Please count the lines in the listing below where the word "into" appears. Give the number only.

## THE DATA
* * * * *
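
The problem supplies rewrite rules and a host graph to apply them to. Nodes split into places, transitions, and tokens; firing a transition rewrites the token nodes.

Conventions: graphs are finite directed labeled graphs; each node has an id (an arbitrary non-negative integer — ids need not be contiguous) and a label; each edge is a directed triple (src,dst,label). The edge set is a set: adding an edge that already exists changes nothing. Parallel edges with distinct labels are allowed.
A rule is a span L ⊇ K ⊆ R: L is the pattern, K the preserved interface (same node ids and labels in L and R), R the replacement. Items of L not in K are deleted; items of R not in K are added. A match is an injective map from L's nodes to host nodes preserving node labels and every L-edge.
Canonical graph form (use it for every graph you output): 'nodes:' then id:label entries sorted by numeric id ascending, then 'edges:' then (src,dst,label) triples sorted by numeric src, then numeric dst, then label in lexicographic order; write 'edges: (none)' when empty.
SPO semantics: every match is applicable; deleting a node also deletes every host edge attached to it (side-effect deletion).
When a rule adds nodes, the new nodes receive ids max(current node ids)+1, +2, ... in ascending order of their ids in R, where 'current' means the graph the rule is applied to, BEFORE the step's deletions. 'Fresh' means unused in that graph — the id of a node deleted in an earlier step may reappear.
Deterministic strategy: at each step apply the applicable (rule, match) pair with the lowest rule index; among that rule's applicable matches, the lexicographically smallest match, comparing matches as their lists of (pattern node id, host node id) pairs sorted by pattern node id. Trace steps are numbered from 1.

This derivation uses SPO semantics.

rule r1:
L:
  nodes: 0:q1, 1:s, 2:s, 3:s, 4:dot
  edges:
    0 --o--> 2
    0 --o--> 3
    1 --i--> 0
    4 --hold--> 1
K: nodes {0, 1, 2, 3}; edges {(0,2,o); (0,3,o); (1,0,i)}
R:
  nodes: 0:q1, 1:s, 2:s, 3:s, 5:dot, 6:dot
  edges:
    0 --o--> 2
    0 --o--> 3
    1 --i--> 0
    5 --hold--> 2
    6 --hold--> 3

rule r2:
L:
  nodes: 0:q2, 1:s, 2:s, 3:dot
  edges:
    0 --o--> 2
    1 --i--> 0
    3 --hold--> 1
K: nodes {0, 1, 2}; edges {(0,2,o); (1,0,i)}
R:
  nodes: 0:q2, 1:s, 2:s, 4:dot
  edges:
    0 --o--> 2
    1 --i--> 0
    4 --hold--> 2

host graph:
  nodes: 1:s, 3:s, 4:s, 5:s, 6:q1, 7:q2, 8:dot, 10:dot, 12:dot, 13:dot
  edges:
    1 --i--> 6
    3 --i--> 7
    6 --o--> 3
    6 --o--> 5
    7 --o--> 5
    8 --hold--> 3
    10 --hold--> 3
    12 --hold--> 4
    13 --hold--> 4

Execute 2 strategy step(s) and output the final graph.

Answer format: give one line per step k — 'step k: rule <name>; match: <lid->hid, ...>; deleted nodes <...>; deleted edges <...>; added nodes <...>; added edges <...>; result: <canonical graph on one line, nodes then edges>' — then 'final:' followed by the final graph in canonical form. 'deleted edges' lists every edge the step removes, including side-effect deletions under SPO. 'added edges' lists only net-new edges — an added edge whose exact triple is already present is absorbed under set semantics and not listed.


step 1: rule r2; match: 0->7, 1->3, 2->5, 3->8; deleted nodes 8; deleted edges (8,3,hold); added nodes 14; added edges (14,5,hold); result: nodes: 1:s, 3:s, 4:s, 5:s, 6:q1, 7:q2, 10:dot, 12:dot, 13:dot, 14:dot edges: (1,6,i); (3,7,i); (6,3,o); (6,5,o); (7,5,o); (10,3,hold); (12,4,hold); (13,4,hold); (14,5,hold)
step 2: rule r2; match: 0->7, 1->3, 2->5, 3->10; deleted nodes 10; deleted edges (10,3,hold); added nodes 15; added edges (15,5,hold); result: nodes: 1:s, 3:s, 4:s, 5:s, 6:q1, 7:q2, 12:dot, 13:dot, 14:dot, 15:dot edges: (1,6,i); (3,7,i); (6,3,o); (6,5,o); (7,5,o); (12,4,hold); (13,4,hold); (14,5,hold); (15,5,hold)
final:
nodes: 1:s, 3:s, 4:s, 5:s, 6:q1, 7:q2, 12:dot, 13:dot, 14:dot, 15:dot
edges: (1,6,i); (3,7,i); (6,3,o); (6,5,o); (7,5,o); (12,4,hold); (13,4,hold); (14,5,hold); (15,5,hold)


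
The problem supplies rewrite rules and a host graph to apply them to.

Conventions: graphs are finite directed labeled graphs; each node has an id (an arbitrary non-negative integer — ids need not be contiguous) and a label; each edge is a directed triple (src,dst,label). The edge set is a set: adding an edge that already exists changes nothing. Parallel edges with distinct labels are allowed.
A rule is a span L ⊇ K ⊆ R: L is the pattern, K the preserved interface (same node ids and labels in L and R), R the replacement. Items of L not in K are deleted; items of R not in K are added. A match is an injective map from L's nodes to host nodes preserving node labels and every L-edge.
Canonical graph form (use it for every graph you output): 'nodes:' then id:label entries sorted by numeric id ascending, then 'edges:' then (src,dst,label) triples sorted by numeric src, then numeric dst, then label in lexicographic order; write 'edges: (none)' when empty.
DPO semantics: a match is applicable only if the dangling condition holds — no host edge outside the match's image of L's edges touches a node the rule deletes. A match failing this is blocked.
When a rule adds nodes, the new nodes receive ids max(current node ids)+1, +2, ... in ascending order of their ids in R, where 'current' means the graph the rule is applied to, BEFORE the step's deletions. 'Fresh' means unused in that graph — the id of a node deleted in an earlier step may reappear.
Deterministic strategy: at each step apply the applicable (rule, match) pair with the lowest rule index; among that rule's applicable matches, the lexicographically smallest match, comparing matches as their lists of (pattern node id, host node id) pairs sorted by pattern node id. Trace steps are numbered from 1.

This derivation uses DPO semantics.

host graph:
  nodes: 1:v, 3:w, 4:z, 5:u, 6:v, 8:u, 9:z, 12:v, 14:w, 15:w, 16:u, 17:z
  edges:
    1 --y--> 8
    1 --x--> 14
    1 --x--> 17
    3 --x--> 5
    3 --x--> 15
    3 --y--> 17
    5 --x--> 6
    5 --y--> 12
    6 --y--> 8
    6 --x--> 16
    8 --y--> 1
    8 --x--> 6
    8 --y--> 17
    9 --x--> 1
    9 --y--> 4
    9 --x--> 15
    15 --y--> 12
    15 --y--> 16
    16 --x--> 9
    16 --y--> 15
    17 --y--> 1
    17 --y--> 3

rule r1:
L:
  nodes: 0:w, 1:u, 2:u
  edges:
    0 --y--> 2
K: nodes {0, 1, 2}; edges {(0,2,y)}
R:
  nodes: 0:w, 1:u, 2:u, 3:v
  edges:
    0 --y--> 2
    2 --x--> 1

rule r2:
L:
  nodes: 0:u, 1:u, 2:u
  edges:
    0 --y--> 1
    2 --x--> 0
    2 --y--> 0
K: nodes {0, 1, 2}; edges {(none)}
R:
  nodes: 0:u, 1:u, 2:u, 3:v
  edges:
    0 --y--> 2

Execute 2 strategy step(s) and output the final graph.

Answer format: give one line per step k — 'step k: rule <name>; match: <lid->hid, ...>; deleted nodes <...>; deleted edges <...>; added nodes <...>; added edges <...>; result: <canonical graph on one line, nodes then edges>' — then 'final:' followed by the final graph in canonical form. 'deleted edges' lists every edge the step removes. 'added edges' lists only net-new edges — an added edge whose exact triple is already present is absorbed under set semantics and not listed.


step 1: rule r1; match: 0->15, 1->5, 2->16; deleted nodes (none); deleted edges (none); added nodes 18; added edges (16,5,x); result: nodes: 1:v, 3:w, 4:z, 5:u, 6:v, 8:u, 9:z, 12:v, 14:w, 15:w, 16:u, 17:z, 18:v edges: (1,8,y); (1,14,x); (1,17,x); (3,5,x); (3,15,x); (3,17,y); (5,6,x); (5,12,y); (6,8,y); (6,16,x); (8,1,y); (8,6,x); (8,17,y); (9,1,x); (9,4,y); (9,15,x); (15,12,y); (15,16,y); (16,5,x); (16,9,x); (16,15,y); (17,1,y); (17,3,y)
step 2: rule r1; match: 0->15, 1->5, 2->16; deleted nodes (none); deleted edges (none); added nodes 19; added edges (none); result: nodes: 1:v, 3:w, 4:z, 5:u, 6:v, 8:u, 9:z, 12:v, 14:w, 15:w, 16:u, 17:z, 18:v, 19:v edges: (1,8,y); (1,14,x); (1,17,x); (3,5,x); (3,15,x); (3,17,y); (5,6,x); (5,12,y); (6,8,y); (6,16,x); (8,1,y); (8,6,x); (8,17,y); (9,1,x); (9,4,y); (9,15,x); (15,12,y); (15,16,y); (16,5,x); (16,9,x); (16,15,y); (17,1,y); (17,3,y)
final:
nodes: 1:v, 3:w, 4:z, 5:u, 6:v, 8:u, 9:z, 12:v, 14:w, 15:w, 16:u, 17:z, 18:v, 19:v
edges: (1,8,y); (1,14,x); (1,17,x); (3,5,x); (3,15,x); (3,17,y); (5,6,x); (5,12,y); (6,8,y); (6,16,x); (8,1,y); (8,6,x); (8,17,y); (9,1,x); (9,4,y); (9,15,x); (15,12,y); (15,16,y); (16,5,x); (16,9,x); (16,15,y); (17,1,y); (17,3,y)


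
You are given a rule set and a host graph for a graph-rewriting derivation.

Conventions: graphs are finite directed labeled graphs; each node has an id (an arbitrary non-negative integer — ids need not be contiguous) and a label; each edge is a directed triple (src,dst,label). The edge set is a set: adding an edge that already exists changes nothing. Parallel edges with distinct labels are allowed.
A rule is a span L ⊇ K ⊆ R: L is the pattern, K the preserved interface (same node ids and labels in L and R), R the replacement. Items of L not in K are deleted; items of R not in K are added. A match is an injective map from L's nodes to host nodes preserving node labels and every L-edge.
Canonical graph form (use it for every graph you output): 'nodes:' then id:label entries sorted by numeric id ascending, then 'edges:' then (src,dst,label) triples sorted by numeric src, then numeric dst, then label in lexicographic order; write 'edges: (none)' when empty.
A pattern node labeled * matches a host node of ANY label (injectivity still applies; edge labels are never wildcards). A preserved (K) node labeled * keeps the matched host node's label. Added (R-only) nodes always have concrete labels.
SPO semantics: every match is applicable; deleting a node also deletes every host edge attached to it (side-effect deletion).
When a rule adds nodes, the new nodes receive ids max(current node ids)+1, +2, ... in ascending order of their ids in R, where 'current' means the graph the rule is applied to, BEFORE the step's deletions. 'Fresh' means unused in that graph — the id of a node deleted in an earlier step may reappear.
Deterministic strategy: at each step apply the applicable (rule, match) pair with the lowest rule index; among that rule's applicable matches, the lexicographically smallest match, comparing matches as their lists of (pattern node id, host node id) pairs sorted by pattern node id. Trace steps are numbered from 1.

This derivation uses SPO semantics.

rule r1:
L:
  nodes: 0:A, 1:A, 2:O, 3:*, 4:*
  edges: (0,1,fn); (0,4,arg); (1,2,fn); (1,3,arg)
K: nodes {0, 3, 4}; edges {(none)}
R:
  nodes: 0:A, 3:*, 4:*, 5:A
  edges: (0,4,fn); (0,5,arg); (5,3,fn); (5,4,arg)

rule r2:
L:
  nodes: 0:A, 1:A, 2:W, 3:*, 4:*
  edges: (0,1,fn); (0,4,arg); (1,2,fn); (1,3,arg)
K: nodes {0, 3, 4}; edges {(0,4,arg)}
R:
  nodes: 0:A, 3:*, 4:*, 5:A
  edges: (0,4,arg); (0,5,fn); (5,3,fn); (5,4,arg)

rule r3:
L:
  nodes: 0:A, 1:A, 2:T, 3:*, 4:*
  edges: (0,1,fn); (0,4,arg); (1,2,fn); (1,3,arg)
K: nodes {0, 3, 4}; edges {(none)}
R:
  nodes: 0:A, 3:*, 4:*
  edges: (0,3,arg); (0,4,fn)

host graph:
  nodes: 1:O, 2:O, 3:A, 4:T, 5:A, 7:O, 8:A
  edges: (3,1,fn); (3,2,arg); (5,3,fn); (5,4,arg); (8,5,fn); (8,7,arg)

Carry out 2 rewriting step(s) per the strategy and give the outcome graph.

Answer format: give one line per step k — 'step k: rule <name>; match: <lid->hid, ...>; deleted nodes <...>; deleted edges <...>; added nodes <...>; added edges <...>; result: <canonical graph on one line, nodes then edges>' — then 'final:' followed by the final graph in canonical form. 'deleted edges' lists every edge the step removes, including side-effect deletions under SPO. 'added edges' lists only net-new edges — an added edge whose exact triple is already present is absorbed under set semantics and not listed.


step 1: rule r1; match: 0->5, 1->3, 2->1, 3->2, 4->4; deleted nodes 1, 3; deleted edges (3,1,fn); (3,2,arg); (5,3,fn); (5,4,arg); added nodes 9; added edges (5,4,fn); (5,9,arg); (9,2,fn); (9,4,arg); result: nodes: 2:O, 4:T, 5:A, 7:O, 8:A, 9:A edges: (5,4,fn); (5,9,arg); (8,5,fn); (8,7,arg); (9,2,fn); (9,4,arg)
step 2: rule r3; match: 0->8, 1->5, 2->4, 3->9, 4->7; deleted nodes 4, 5; deleted edges (5,4,fn); (5,9,arg); (8,5,fn); (8,7,arg); (9,4,arg); added nodes (none); added edges (8,7,fn); (8,9,arg); result: nodes: 2:O, 7:O, 8:A, 9:A edges: (8,7,fn); (8,9,arg); (9,2,fn)
final:
nodes: 2:O, 7:O, 8:A, 9:A
edges: (8,7,fn); (8,9,arg); (9,2,fn)


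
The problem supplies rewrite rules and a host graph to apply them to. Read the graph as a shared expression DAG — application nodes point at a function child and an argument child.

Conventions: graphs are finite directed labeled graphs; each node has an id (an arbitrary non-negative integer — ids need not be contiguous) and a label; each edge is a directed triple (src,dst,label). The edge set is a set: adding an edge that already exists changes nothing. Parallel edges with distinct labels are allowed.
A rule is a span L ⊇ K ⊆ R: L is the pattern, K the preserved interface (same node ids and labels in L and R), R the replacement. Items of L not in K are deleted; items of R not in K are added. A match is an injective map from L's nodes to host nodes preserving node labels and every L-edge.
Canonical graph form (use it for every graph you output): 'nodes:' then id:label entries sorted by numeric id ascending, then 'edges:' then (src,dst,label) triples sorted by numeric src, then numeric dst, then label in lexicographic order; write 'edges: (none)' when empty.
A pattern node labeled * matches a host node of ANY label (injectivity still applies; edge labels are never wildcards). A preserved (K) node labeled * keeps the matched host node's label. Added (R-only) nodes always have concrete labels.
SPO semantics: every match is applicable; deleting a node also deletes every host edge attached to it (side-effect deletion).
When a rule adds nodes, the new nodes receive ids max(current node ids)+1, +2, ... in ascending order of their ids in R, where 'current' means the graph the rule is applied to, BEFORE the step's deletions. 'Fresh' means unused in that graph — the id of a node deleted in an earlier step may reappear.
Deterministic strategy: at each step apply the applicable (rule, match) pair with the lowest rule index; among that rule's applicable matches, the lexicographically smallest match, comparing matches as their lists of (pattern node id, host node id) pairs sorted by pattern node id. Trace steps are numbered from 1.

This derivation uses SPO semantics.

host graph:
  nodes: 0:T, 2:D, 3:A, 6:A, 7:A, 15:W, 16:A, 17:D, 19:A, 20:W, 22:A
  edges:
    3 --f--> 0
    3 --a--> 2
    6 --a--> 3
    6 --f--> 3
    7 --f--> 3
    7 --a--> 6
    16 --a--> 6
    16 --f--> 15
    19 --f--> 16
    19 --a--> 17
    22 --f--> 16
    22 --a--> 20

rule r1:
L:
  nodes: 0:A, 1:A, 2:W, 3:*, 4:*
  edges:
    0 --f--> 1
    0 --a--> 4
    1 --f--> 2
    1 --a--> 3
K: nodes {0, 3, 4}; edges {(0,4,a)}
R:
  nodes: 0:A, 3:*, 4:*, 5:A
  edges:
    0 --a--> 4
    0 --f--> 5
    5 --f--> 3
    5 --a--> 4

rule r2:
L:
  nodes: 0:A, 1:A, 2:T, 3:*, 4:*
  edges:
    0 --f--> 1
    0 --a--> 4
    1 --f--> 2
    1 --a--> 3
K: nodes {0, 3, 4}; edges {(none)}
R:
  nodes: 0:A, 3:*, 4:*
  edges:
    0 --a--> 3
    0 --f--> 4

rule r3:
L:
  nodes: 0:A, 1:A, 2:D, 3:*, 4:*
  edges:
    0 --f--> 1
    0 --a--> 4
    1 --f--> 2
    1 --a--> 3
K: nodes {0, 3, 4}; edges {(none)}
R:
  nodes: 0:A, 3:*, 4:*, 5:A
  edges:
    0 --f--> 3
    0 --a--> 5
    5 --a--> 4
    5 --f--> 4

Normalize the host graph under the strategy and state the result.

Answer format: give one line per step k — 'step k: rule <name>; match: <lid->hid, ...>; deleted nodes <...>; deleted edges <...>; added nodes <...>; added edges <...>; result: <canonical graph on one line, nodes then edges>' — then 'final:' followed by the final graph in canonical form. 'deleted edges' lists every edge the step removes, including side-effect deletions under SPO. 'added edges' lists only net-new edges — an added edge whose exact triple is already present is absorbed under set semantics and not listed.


step 1: rule r1; match: 0->19, 1->16, 2->15, 3->6, 4->17; deleted nodes 15, 16; deleted edges (16,6,a); (16,15,f); (19,16,f); (22,16,f); added nodes 23; added edges (19,23,f); (23,6,f); (23,17,a); result: nodes: 0:T, 2:D, 3:A, 6:A, 7:A, 17:D, 19:A, 20:W, 22:A, 23:A edges: (3,0,f); (3,2,a); (6,3,a); (6,3,f); (7,3,f); (7,6,a); (19,17,a); (19,23,f); (22,20,a); (23,6,f); (23,17,a)
step 2: rule r2; match: 0->7, 1->3, 2->0, 3->2, 4->6; deleted nodes 0, 3; deleted edges (3,0,f); (3,2,a); (6,3,a); (6,3,f); (7,3,f); (7,6,a); added nodes (none); added edges (7,2,a); (7,6,f); result: nodes: 2:D, 6:A, 7:A, 17:D, 19:A, 20:W, 22:A, 23:A edges: (7,2,a); (7,6,f); (19,17,a); (19,23,f); (22,20,a); (23,6,f); (23,17,a)
final:
nodes: 2:D, 6:A, 7:A, 17:D, 19:A, 20:W, 22:A, 23:A
edges: (7,2,a); (7,6,f); (19,17,a); (19,23,f); (22,20,a); (23,6,f); (23,17,a)


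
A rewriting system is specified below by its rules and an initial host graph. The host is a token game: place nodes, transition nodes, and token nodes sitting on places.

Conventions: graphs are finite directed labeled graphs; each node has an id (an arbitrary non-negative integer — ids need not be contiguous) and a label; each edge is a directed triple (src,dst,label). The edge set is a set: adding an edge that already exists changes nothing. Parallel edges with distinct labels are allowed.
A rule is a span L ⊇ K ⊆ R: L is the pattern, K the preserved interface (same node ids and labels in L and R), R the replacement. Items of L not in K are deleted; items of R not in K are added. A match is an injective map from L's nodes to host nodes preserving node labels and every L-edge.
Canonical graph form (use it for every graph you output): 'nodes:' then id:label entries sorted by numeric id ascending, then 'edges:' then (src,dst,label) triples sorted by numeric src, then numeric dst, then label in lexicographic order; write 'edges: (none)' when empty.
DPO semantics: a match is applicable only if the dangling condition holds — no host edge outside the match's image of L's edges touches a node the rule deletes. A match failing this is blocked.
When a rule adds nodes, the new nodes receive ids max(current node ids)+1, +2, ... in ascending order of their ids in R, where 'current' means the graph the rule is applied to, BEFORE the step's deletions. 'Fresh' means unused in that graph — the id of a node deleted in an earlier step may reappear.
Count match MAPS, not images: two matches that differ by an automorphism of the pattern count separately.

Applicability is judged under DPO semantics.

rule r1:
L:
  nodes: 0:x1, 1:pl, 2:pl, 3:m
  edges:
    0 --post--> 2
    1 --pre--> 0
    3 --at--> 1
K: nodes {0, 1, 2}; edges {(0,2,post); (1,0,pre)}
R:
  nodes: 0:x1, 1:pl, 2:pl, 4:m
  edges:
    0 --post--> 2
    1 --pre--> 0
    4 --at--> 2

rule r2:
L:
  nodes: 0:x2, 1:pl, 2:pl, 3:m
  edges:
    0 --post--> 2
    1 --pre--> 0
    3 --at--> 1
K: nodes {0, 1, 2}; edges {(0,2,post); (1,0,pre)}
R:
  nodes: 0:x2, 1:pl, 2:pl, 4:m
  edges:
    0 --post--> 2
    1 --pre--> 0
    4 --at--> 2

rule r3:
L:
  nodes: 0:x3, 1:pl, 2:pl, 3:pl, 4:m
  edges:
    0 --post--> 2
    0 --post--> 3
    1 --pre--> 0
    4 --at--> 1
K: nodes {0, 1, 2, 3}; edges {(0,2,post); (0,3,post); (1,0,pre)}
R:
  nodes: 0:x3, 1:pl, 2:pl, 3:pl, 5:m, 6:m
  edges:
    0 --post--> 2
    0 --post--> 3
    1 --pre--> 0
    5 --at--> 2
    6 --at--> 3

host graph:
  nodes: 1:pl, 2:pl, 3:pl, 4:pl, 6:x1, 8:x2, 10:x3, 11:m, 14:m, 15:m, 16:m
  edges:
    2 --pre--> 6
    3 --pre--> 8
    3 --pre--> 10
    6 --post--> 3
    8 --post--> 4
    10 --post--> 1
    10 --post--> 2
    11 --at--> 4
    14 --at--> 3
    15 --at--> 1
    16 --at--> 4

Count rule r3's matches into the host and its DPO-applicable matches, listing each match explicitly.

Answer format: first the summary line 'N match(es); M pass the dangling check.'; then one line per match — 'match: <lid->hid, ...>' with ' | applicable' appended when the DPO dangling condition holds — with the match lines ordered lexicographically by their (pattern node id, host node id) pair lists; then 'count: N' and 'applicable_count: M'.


2 match(es); 2 pass the dangling check.
match: 0->10, 1->3, 2->1, 3->2, 4->14 | applicable
match: 0->10, 1->3, 2->2, 3->1, 4->14 | applicable
count: 2
applicable_count: 2


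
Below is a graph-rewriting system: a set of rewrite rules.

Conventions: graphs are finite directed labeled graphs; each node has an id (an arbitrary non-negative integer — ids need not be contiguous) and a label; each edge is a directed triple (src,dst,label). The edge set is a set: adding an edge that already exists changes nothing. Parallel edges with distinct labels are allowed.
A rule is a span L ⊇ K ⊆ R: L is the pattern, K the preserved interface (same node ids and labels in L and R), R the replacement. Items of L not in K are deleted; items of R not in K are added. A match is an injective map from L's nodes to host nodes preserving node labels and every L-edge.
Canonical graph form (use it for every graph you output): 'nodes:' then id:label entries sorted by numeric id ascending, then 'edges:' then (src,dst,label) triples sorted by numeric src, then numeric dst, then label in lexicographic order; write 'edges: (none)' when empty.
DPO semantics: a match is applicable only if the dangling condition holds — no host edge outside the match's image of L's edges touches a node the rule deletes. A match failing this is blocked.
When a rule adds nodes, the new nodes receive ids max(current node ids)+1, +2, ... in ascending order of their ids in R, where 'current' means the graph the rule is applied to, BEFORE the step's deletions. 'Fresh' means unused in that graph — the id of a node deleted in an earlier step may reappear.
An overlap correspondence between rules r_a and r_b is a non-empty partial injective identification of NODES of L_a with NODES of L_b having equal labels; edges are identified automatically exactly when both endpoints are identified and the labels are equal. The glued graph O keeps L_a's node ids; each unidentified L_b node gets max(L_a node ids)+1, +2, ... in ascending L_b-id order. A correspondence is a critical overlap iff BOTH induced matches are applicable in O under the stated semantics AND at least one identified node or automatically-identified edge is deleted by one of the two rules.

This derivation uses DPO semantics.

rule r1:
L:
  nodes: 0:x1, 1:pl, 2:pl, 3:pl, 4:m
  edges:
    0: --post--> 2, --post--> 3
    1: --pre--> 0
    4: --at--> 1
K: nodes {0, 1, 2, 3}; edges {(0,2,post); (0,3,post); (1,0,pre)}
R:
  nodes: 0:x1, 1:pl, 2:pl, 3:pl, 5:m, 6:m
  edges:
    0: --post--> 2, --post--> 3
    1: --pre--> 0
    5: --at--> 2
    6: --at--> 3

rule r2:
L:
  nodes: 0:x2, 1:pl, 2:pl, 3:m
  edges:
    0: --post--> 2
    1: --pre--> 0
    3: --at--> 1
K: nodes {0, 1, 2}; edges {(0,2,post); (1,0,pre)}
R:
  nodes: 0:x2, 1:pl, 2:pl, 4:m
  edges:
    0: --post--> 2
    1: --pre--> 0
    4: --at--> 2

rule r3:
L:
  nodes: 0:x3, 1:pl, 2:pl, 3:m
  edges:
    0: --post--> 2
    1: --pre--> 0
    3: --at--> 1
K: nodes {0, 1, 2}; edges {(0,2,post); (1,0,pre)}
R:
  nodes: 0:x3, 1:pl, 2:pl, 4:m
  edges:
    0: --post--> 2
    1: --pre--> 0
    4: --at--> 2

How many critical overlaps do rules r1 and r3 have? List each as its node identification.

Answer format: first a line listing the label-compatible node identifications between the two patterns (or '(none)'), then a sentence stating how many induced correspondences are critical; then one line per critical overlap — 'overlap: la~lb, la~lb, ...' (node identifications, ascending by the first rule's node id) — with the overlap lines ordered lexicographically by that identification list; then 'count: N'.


label-compatible node identifications between L(r1) and L(r3): 1~1, 1~2, 2~1, 2~2, 3~1, 3~2, 4~3
3 of the induced correspondences are critical overlaps of r1 and r3.
overlap: 1~1, 2~2, 4~3
overlap: 1~1, 3~2, 4~3
overlap: 1~1, 4~3
count: 3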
* * * * *
## EXPECTED ANSWER
2